[Dataset excerpts]
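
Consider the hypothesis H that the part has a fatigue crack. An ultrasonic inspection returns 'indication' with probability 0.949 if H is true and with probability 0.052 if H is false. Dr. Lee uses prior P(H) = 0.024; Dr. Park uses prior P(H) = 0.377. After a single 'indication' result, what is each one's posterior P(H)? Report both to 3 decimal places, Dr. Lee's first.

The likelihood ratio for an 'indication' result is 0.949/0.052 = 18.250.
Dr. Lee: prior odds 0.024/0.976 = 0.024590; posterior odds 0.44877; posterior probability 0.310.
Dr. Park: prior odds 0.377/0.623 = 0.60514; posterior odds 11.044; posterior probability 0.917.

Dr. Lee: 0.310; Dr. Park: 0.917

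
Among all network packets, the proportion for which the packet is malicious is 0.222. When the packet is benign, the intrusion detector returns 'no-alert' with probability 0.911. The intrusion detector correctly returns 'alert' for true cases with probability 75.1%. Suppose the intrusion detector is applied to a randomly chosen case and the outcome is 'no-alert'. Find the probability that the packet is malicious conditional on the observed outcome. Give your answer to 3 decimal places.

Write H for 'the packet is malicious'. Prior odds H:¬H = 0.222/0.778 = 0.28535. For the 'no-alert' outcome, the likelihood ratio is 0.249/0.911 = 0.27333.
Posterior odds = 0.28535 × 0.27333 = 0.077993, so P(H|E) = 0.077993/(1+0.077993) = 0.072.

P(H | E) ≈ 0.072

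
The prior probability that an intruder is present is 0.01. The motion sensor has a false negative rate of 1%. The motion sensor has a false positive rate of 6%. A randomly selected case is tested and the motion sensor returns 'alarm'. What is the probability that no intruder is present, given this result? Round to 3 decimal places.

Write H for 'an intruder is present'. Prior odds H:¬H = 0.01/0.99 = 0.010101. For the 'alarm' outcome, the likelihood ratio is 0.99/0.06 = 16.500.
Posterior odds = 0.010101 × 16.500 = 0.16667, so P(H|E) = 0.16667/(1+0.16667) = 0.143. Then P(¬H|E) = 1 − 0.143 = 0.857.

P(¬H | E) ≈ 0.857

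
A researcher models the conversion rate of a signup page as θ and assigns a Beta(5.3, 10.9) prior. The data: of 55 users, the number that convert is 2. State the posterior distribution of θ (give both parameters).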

--

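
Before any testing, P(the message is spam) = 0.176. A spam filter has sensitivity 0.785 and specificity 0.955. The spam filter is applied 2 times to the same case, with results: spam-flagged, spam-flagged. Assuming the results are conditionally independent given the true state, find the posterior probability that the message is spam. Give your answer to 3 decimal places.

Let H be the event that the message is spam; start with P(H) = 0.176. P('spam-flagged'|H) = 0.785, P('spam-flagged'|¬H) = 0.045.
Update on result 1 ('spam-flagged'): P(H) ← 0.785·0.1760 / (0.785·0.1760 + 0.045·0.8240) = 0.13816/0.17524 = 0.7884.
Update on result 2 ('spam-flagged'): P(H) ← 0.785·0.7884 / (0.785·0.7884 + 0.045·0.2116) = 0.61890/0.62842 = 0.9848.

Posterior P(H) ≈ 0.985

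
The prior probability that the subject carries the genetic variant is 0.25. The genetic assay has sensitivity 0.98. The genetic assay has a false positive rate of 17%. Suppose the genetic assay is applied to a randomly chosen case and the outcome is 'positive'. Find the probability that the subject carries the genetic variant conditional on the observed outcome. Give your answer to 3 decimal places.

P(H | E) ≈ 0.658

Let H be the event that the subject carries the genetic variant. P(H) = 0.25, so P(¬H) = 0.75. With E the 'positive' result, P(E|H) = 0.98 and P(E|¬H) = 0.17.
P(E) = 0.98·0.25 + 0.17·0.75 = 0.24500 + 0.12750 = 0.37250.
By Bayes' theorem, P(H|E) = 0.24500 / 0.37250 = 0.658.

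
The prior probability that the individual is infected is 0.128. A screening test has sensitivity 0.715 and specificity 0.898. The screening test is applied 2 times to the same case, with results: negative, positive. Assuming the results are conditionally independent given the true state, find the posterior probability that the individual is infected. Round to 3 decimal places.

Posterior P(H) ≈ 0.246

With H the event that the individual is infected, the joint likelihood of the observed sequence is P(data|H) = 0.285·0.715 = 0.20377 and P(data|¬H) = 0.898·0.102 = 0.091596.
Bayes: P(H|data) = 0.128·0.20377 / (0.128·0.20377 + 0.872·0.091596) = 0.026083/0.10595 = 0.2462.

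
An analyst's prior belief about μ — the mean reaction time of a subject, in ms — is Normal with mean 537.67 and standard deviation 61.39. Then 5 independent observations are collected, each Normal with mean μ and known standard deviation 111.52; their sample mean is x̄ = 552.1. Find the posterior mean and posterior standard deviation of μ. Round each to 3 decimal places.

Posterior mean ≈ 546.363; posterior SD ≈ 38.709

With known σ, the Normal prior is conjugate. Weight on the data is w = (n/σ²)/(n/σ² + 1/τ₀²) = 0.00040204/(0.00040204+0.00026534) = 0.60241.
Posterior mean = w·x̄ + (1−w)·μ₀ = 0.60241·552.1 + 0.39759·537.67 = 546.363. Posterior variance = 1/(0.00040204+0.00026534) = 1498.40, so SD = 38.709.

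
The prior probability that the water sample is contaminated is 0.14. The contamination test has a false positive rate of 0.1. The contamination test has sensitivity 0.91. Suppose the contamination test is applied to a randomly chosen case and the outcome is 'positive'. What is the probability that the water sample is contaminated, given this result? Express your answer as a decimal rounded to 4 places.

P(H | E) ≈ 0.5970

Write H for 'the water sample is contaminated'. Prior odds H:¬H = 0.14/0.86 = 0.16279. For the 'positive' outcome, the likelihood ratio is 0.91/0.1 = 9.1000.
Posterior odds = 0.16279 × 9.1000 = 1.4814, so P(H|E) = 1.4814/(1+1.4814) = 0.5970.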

**EXERCISE OBJECTIVE:** Please copy the lines in the records above between the one holding "Among all network" and the one holding "A researcher models", inclusive, exactly and with no other line.

**SOLUTION TO THIS EXERCISE:**
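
Among all network packets, the proportion for which the packet is malicious is 0.222. When the packet is benign, the intrusion detector returns 'no-alert' with probability 0.911. The intrusion detector correctly returns 'alert' for true cases with probability 75.1%. Suppose the intrusion detector is applied to a randomly chosen case and the outcome is 'no-alert'. Find the probability that the packet is malicious conditional on the observed outcome. Give your answer to 3 decimal places.

Write H for 'the packet is malicious'. Prior odds H:¬H = 0.222/0.778 = 0.28535. For the 'no-alert' outcome, the likelihood ratio is 0.249/0.911 = 0.27333.
Posterior odds = 0.28535 × 0.27333 = 0.077993, so P(H|E) = 0.077993/(1+0.077993) = 0.072.

P(H | E) ≈ 0.072

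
The prior probability that an intruder is present is 0.01. The motion sensor has a false negative rate of 1%. The motion sensor has a false positive rate of 6%. A randomly selected case is tested and the motion sensor returns 'alarm'. What is the probability that no intruder is present, given this result? Round to 3 decimal places.

Write H for 'an intruder is present'. Prior odds H:¬H = 0.01/0.99 = 0.010101. For the 'alarm' outcome, the likelihood ratio is 0.99/0.06 = 16.500.
Posterior odds = 0.010101 × 16.500 = 0.16667, so P(H|E) = 0.16667/(1+0.16667) = 0.143. Then P(¬H|E) = 1 − 0.143 = 0.857.

P(¬H | E) ≈ 0.857

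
A researcher models the conversion rate of a signup page as θ and assigns a Beta(5.3, 10.9) prior. The data: of 55 users, the number that convert is 2. State the posterior distribution of θ (give both parameters).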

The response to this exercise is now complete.